Saved entries
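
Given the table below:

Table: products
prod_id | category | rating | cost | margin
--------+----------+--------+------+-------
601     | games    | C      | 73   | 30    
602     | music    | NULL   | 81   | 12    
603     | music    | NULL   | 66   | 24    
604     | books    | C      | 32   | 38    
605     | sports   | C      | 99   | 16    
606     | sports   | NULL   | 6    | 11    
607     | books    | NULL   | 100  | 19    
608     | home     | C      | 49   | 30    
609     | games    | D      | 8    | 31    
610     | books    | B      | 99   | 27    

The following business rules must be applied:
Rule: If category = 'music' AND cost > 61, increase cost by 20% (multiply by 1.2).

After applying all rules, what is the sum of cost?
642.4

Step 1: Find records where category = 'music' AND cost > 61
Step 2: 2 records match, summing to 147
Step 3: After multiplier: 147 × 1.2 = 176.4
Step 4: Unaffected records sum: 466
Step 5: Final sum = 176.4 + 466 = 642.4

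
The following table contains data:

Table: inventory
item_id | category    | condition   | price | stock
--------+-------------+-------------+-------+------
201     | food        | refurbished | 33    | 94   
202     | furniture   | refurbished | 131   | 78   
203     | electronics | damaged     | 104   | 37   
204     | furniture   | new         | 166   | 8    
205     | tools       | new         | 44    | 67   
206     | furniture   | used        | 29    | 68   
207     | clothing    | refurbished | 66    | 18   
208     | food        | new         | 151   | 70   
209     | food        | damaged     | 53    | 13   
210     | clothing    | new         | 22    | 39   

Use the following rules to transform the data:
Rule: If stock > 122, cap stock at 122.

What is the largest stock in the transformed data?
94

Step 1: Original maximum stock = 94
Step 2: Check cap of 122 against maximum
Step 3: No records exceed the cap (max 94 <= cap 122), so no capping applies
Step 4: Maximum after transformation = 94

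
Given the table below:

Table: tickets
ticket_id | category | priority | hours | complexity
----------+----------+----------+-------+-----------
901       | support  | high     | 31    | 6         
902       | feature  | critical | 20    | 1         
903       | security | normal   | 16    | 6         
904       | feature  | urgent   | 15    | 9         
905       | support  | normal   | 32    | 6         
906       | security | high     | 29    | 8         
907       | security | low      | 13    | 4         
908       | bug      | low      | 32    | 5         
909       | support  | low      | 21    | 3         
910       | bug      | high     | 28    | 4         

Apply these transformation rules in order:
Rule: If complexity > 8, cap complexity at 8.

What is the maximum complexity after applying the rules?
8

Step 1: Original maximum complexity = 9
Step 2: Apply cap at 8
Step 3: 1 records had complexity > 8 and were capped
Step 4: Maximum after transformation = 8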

==

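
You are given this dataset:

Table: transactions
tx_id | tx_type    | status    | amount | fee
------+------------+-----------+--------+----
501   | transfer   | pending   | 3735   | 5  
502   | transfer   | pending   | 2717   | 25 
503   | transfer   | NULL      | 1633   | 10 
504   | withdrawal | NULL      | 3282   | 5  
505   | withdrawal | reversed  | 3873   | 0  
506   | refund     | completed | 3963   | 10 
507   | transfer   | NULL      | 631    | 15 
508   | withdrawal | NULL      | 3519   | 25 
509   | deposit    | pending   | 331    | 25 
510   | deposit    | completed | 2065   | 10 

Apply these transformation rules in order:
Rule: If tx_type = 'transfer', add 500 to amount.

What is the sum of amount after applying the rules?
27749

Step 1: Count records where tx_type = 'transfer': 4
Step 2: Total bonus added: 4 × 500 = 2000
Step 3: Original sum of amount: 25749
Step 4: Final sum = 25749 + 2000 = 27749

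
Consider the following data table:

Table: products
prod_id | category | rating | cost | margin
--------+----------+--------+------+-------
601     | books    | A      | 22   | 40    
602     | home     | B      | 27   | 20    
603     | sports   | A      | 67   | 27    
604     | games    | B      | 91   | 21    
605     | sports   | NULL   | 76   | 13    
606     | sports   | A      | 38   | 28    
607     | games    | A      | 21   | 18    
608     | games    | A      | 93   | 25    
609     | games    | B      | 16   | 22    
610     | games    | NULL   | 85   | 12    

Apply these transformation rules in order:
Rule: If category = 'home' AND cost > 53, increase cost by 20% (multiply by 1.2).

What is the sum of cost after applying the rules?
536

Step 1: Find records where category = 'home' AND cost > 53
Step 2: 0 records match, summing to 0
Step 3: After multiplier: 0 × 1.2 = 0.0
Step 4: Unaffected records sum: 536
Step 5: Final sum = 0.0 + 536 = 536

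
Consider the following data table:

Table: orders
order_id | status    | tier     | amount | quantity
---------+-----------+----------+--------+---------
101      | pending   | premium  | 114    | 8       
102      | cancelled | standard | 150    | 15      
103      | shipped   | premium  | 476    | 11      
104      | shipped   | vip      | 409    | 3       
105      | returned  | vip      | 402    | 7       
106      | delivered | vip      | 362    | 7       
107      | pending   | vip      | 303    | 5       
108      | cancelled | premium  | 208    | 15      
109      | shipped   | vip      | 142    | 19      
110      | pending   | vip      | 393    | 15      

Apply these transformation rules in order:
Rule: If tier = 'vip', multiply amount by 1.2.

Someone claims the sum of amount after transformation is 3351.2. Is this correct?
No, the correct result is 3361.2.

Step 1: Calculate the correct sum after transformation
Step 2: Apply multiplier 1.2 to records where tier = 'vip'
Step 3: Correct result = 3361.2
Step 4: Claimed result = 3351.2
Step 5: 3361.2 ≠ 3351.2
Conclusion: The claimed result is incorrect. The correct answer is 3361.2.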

TASK OBJECTIVE
Within the entries above, find each line where "books" appears; copy every one.

SOLUTION FOR THIS TASK
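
604     | books    | C      | 32   | 38    
607     | books    | NULL   | 100  | 19    
610     | books    | B      | 99   | 27    
601     | books    | A      | 22   | 40    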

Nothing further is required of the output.